BEGIN

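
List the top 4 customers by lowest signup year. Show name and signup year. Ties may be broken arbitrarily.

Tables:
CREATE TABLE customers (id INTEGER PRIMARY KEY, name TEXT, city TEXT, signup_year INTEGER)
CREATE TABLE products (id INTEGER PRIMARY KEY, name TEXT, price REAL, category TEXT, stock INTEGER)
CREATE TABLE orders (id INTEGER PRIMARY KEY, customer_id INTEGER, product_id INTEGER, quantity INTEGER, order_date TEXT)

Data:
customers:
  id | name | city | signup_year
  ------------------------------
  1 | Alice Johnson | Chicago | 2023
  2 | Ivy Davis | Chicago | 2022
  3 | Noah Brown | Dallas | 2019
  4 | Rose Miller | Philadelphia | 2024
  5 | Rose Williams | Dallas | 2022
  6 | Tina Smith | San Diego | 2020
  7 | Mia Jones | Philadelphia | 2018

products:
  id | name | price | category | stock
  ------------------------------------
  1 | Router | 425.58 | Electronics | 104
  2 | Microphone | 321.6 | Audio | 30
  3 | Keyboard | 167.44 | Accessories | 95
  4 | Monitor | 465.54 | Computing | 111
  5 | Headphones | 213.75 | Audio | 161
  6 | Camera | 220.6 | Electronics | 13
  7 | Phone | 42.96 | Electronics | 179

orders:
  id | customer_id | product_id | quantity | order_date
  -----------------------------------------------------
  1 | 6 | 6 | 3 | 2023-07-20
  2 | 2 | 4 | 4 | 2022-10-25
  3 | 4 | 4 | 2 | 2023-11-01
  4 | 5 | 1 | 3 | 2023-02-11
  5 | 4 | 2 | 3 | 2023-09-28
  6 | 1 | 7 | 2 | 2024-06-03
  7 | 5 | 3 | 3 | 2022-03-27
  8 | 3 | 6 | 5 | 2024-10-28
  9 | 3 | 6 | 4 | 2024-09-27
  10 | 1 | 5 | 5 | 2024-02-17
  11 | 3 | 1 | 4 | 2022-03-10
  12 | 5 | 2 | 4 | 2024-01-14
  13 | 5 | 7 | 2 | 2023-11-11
SELECT name, signup_year FROM customers ORDER BY signup_year ASC LIMIT 4

Execution result:
name | signup_year
Mia Jones | 2018
Noah Brown | 2019
Tina Smith | 2020
Ivy Davis | 2022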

END

## What is needed
What you write should match, character for character, the lines from the one with "5 | Headphones | 213.75 | Audio | 161" to the end of the data, both included.

## Result for this exercise
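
  5 | Headphones | 213.75 | Audio | 161
  6 | Camera | 220.6 | Electronics | 13
  7 | Phone | 42.96 | Electronics | 179

orders:
  id | customer_id | product_id | quantity | order_date
  -----------------------------------------------------
  1 | 6 | 6 | 3 | 2023-07-20
  2 | 2 | 4 | 4 | 2022-10-25
  3 | 4 | 4 | 2 | 2023-11-01
  4 | 5 | 1 | 3 | 2023-02-11
  5 | 4 | 2 | 3 | 2023-09-28
  6 | 1 | 7 | 2 | 2024-06-03
  7 | 5 | 3 | 3 | 2022-03-27
  8 | 3 | 6 | 5 | 2024-10-28
  9 | 3 | 6 | 4 | 2024-09-27
  10 | 1 | 5 | 5 | 2024-02-17
  11 | 3 | 1 | 4 | 2022-03-10
  12 | 5 | 2 | 4 | 2024-01-14
  13 | 5 | 7 | 2 | 2023-11-11
SELECT name, signup_year FROM customers ORDER BY signup_year ASC LIMIT 4

Execution result:
name | signup_year
Mia Jones | 2018
Noah Brown | 2019
Tina Smith | 2020
Ivy Davis | 2022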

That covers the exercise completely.